** Opening Input for this task block **
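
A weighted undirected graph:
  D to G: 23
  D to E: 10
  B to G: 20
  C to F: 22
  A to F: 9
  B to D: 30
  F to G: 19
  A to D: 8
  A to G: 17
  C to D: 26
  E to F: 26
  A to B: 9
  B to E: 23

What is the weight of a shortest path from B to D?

Comparing a few candidate routes:
B → D: 30
B → E → D: 23 + 10 = 33
B → A → D: 9 + 8 = 17
Best route has total 17.

17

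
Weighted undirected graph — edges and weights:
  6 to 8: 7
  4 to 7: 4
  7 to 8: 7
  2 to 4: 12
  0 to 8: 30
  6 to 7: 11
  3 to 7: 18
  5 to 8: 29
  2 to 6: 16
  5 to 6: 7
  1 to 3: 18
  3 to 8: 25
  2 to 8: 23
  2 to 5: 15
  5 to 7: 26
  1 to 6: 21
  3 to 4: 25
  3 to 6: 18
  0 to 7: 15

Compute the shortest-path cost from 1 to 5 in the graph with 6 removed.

62

Checking several routes:
1 - 3 - 7 - 5: 18 + 18 + 26 = 62
1 - 3 - 7 - 4 - 2 - 5: 18 + 18 + 4 + 12 + 15 = 67
1 - 3 - 4 - 2 - 5: 18 + 25 + 12 + 15 = 70
Best route has total 62.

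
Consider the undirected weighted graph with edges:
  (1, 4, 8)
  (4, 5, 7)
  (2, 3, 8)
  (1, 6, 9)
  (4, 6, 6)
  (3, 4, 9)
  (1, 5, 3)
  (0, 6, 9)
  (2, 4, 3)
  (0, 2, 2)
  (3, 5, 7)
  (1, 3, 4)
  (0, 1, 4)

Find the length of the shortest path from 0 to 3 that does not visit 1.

10

Checking several routes:
0-2-4-5-3: 2 + 3 + 7 + 7 = 19
0-2-4-3: 2 + 3 + 9 = 14
0-6-4-3: 9 + 6 + 9 = 24
0-2-3: 2 + 8 = 10
The minimum is 10.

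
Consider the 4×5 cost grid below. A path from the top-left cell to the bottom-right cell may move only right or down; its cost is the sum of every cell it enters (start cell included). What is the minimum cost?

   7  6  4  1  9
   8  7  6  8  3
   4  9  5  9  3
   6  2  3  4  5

One optimal route is (0,0)→(0,1)→(0,2)→(0,3)→(1,3)→(1,4)→(2,4)→(3,4).
Its cost is 7 + 6 + 4 + 1 + 8 + 3 + 3 + 5 = 37.

37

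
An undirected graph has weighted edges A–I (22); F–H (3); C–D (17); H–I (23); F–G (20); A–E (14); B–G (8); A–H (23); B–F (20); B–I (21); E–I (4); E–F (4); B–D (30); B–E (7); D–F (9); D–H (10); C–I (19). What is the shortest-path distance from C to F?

Checking several routes:
C → D → F: 17 + 9 = 26
C → I → E → F: 19 + 4 + 4 = 27
C → D → H → F: 17 + 10 + 3 = 30
The minimum is 26.

26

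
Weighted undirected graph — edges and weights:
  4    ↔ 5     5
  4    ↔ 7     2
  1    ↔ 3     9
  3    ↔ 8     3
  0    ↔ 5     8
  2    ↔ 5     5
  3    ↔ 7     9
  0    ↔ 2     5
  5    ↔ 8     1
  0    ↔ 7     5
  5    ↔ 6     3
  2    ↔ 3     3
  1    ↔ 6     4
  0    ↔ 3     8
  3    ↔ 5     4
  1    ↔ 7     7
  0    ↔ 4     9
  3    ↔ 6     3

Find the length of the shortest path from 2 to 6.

Comparing a few candidate routes:
2 -> 5 -> 6: 5 + 3 = 8
2 -> 3 -> 5 -> 6: 3 + 4 + 3 = 10
2 -> 3 -> 6: 3 + 3 = 6
The minimum is 6.

6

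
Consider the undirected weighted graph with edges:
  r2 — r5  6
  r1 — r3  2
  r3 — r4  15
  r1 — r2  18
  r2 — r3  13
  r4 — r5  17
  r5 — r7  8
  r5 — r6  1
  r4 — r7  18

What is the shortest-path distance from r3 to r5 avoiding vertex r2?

32

Routes from r3 to r5 avoiding r2:
r3 -> r4 -> r7 -> r5: 15 + 18 + 8 = 41
r3 -> r4 -> r5: 15 + 17 = 32
Best route has total 32.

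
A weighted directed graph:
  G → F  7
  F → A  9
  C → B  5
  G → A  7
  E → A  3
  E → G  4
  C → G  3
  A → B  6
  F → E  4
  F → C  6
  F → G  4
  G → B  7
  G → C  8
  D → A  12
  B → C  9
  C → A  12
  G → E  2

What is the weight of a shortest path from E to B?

A few of the E→B routes:
E -> G -> A -> B: 4 + 7 + 6 = 17
E -> G -> B: 4 + 7 = 11
E -> G -> C -> B: 4 + 8 + 5 = 17
E -> A -> B: 3 + 6 = 9
Best route has total 9.

9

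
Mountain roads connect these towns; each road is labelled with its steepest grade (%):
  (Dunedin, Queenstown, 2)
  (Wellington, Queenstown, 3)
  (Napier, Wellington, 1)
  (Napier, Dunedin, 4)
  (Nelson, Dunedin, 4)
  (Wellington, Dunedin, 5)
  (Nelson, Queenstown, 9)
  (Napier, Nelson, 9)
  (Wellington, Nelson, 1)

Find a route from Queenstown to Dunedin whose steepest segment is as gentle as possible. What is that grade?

2

A few of the Queenstown→Dunedin routes:
Queenstown → Wellington → Nelson → Dunedin: max(3, 1, 4) = 4
Queenstown → Wellington → Napier → Dunedin: max(3, 1, 4) = 4
Queenstown → Wellington → Dunedin: max(3, 5) = 5
Queenstown → Nelson → Wellington → Napier → Dunedin: max(9, 1, 1, 4) = 9
Queenstown → Dunedin: max(2) = 2
Smallest bottleneck: 2%.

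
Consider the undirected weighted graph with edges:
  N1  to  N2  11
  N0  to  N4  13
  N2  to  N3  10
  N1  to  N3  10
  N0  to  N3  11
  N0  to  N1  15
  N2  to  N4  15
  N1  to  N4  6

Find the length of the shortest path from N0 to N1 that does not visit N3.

15

Paths from N0 to N1 avoiding N3:
N0 - N1: 15
N0 - N4 - N2 - N1: 13 + 15 + 11 = 39
N0 - N4 - N1: 13 + 6 = 19
The minimum is 15.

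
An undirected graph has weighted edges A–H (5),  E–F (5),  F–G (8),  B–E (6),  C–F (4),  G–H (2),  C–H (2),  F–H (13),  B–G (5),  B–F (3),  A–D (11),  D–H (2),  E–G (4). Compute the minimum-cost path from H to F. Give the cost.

Checking several routes:
H -> G -> B -> F: 2 + 5 + 3 = 10
H -> C -> F: 2 + 4 = 6
H -> G -> F: 2 + 8 = 10
Shortest: 6.

6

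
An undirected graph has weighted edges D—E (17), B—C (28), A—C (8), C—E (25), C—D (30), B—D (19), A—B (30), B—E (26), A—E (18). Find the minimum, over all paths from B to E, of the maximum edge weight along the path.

Checking several routes:
B - C - E: max(28, 25) = 28
B - E: max(26) = 26
B - D - E: max(19, 17) = 19
B - C - A - E: max(28, 8, 18) = 28
B - C - D - E: max(28, 30, 17) = 30
The minimum achievable maximum is 19.

19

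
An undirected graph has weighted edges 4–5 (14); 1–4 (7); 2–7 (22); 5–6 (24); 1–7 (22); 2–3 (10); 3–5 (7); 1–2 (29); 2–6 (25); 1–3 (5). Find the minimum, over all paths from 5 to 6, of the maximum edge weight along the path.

Comparing a few candidate routes:
5 - 6: max(24) = 24
5 - 3 - 1 - 7 - 2 - 6: max(7, 5, 22, 22, 25) = 25
5 - 3 - 2 - 6: max(7, 10, 25) = 25
Smallest bottleneck: 24.

24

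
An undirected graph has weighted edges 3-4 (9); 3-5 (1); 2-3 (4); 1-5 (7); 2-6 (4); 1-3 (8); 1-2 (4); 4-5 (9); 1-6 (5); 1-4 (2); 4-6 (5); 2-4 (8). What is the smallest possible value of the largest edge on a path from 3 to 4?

4

A few of the 3→4 routes:
3→2→1→4: max(4, 4, 2) = 4
3→2→6→4: max(4, 4, 5) = 5
3→2→6→1→4: max(4, 4, 5, 2) = 5
Smallest bottleneck: 4.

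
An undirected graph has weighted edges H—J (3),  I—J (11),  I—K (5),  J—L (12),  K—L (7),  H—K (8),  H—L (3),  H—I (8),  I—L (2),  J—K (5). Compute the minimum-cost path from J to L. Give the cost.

6

Checking several routes:
J→K→I→L: 5 + 5 + 2 = 12
J→K→L: 5 + 7 = 12
J→H→L: 3 + 3 = 6
Shortest: 6.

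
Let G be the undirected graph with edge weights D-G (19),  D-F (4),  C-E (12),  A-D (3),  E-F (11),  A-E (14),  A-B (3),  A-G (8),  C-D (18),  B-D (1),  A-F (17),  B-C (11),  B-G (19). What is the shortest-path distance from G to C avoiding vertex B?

A few of the G→C routes:
G - D - F - E - C: 19 + 4 + 11 + 12 = 46
G - A - E - C: 8 + 14 + 12 = 34
G - A - D - F - E - C: 8 + 3 + 4 + 11 + 12 = 38
G - A - D - C: 8 + 3 + 18 = 29
G - D - C: 19 + 18 = 37
Shortest: 29.

29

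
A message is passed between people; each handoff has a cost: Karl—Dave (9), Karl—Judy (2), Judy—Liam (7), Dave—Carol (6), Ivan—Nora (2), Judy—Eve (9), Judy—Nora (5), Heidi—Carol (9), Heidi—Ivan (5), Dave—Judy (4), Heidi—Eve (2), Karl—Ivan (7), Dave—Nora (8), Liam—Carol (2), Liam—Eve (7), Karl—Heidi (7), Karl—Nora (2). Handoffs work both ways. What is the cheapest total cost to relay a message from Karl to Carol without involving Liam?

12

Some routes from Karl to Carol avoiding Liam:
Karl -> Judy -> Dave -> Carol: 2 + 4 + 6 = 12
Karl -> Nora -> Dave -> Carol: 2 + 8 + 6 = 16
Karl -> Heidi -> Carol: 7 + 9 = 16
Karl -> Nora -> Judy -> Dave -> Carol: 2 + 5 + 4 + 6 = 17
Karl -> Dave -> Carol: 9 + 6 = 15
Best route has total 12.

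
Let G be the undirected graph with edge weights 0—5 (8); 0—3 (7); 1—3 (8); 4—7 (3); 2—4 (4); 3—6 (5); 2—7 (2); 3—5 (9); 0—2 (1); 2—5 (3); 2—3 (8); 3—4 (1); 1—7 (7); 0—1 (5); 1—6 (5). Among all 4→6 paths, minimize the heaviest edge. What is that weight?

5

Some routes from 4 to 6:
4 - 7 - 2 - 0 - 1 - 6: max(3, 2, 1, 5, 5) = 5
4 - 3 - 6: max(1, 5) = 5
4 - 2 - 0 - 1 - 6: max(4, 1, 5, 5) = 5
The minimum achievable maximum is 5.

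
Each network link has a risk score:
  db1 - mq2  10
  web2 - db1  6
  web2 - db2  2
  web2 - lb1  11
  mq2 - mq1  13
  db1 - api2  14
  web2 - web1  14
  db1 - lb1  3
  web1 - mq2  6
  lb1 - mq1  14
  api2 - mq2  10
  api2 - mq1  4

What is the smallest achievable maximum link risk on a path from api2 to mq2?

10

Some routes from api2 to mq2:
api2 -> mq2: max(10) = 10
api2 -> mq1 -> mq2: max(4, 13) = 13
api2 -> mq1 -> lb1 -> web2 -> web1 -> mq2: max(4, 14, 11, 14, 6) = 14
api2 -> mq1 -> lb1 -> web2 -> db1 -> mq2: max(4, 14, 11, 6, 10) = 14
Smallest bottleneck: 10.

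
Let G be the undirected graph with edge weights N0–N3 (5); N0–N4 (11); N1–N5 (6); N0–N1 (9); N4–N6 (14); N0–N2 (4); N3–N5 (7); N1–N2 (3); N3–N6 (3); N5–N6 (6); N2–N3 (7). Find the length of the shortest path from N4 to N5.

Comparing a few candidate routes:
N4-N0-N3-N5: 11 + 5 + 7 = 23
N4-N0-N2-N1-N5: 11 + 4 + 3 + 6 = 24
N4-N6-N5: 14 + 6 = 20
Best route has total 20.

20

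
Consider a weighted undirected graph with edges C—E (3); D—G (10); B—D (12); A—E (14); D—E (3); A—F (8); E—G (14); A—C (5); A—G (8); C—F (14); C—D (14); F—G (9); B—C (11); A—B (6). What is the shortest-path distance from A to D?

11

Some routes from A to D:
A -> B -> D: 6 + 12 = 18
A -> E -> D: 14 + 3 = 17
A -> C -> E -> D: 5 + 3 + 3 = 11
A -> G -> D: 8 + 10 = 18
A -> B -> C -> E -> D: 6 + 11 + 3 + 3 = 23
A -> C -> D: 5 + 14 = 19
The minimum is 11.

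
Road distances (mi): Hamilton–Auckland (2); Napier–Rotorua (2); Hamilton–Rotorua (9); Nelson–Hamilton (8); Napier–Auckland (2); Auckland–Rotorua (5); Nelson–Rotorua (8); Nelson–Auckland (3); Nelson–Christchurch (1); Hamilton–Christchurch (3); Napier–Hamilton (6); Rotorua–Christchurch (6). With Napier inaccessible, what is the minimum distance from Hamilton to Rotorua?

7

Comparing a few candidate routes:
Hamilton→Christchurch→Rotorua: 3 + 6 = 9
Hamilton→Auckland→Rotorua: 2 + 5 = 7
Hamilton→Rotorua: 9
Best route has total 7 mi.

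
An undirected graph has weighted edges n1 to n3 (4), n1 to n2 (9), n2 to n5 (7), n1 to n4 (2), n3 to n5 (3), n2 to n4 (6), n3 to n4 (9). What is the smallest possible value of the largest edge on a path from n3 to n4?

Some routes from n3 to n4:
n3 → n5 → n2 → n4: max(3, 7, 6) = 7
n3 → n1 → n4: max(4, 2) = 4
n3 → n5 → n2 → n1 → n4: max(3, 7, 9, 2) = 9
Smallest bottleneck: 4.

4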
** Closing Input for this task block **
What you have to do:
Look above for the line with "(Napier, Dunedin, 4)" and the line with "(Wellington, Nelson, 1)". Retype those two lines and every line between them exactly, adding nothing.

Solution to the exercise:
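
  (Napier, Dunedin, 4)
  (Nelson, Dunedin, 4)
  (Wellington, Dunedin, 5)
  (Nelson, Queenstown, 9)
  (Napier, Nelson, 9)
  (Wellington, Nelson, 1)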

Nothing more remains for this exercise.